WORK TASK —
The answer must be the full listing, repeated word for word.

RECORD EXCERPTS —
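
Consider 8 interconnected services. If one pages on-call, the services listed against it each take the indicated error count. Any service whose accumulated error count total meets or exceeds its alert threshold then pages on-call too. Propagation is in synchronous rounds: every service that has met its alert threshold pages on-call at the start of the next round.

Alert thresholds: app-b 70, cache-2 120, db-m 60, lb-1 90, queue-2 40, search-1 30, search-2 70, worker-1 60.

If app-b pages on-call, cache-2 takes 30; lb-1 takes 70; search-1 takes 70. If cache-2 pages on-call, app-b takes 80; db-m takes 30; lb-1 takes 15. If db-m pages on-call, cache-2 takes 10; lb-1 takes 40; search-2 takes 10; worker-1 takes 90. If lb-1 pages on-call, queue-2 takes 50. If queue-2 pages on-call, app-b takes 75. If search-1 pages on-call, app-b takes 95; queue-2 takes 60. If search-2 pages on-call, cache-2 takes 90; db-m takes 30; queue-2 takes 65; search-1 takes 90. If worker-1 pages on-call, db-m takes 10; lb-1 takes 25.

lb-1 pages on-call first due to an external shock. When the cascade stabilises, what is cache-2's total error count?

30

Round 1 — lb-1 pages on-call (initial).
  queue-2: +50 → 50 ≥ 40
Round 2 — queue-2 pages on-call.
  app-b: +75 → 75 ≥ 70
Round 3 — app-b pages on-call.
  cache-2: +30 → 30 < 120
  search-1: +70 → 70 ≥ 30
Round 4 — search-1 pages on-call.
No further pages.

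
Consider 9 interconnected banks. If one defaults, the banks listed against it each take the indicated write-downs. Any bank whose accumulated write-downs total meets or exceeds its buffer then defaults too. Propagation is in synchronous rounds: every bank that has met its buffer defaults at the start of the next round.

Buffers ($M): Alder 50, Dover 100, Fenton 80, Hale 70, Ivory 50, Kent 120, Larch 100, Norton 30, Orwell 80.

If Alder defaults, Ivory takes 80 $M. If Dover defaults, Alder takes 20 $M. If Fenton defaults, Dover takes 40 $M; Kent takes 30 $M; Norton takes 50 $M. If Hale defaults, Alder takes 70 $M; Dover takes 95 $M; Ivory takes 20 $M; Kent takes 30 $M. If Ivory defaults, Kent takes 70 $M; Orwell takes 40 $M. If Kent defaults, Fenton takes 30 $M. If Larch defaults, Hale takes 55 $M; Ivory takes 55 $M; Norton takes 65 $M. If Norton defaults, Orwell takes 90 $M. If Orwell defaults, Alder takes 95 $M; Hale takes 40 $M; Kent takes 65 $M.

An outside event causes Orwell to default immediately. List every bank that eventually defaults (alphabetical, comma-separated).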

ANSWER TO THIS PROBLEM —
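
Consider 8 interconnected services. If one pages on-call, the services listed against it each take the indicated error count. Any service whose accumulated error count total meets or exceeds its alert threshold then pages on-call too. Propagation is in synchronous rounds: every service that has met its alert threshold pages on-call at the start of the next round.

Alert thresholds: app-b 70, cache-2 120, db-m 60, lb-1 90, queue-2 40, search-1 30, search-2 70, worker-1 60.

If app-b pages on-call, cache-2 takes 30; lb-1 takes 70; search-1 takes 70. If cache-2 pages on-call, app-b takes 80; db-m takes 30; lb-1 takes 15. If db-m pages on-call, cache-2 takes 10; lb-1 takes 40; search-2 takes 10; worker-1 takes 90. If lb-1 pages on-call, queue-2 takes 50. If queue-2 pages on-call, app-b takes 75. If search-1 pages on-call, app-b takes 95; queue-2 takes 60. If search-2 pages on-call, cache-2 takes 90; db-m takes 30; queue-2 takes 65; search-1 takes 90. If worker-1 pages on-call, db-m takes 10; lb-1 takes 25.

lb-1 pages on-call first due to an external shock. When the cascade stabilises, what is cache-2's total error count?

30

Round 1 — lb-1 pages on-call (initial).
  queue-2: +50 → 50 ≥ 40
Round 2 — queue-2 pages on-call.
  app-b: +75 → 75 ≥ 70
Round 3 — app-b pages on-call.
  cache-2: +30 → 30 < 120
  search-1: +70 → 70 ≥ 30
Round 4 — search-1 pages on-call.
No further pages.

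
Consider 9 interconnected banks. If one defaults, the banks listed against it each take the indicated write-downs. Any bank whose accumulated write-downs total meets or exceeds its buffer then defaults too. Propagation is in synchronous rounds: every bank that has met its buffer defaults at the start of the next round.

Buffers ($M): Alder 50, Dover 100, Fenton 80, Hale 70, Ivory 50, Kent 120, Larch 100, Norton 30, Orwell 80.

If Alder defaults, Ivory takes 80 $M. If Dover defaults, Alder takes 20 $M. If Fenton defaults, Dover takes 40 $M; Kent takes 30 $M; Norton takes 50 $M. If Hale defaults, Alder takes 70 $M; Dover takes 95 $M; Ivory takes 20 $M; Kent takes 30 $M. If Ivory defaults, Kent takes 70 $M; Orwell takes 40 $M. If Kent defaults, Fenton takes 30 $M. If Larch defaults, Hale takes 55 $M; Ivory takes 55 $M; Norton takes 65 $M. If Norton defaults, Orwell takes 90 $M. If Orwell defaults, Alder takes 95 $M; Hale takes 40 $M; Kent takes 65 $M.

An outside event causes Orwell to default immediately. List every bank that eventually defaults (alphabetical, comma-separated).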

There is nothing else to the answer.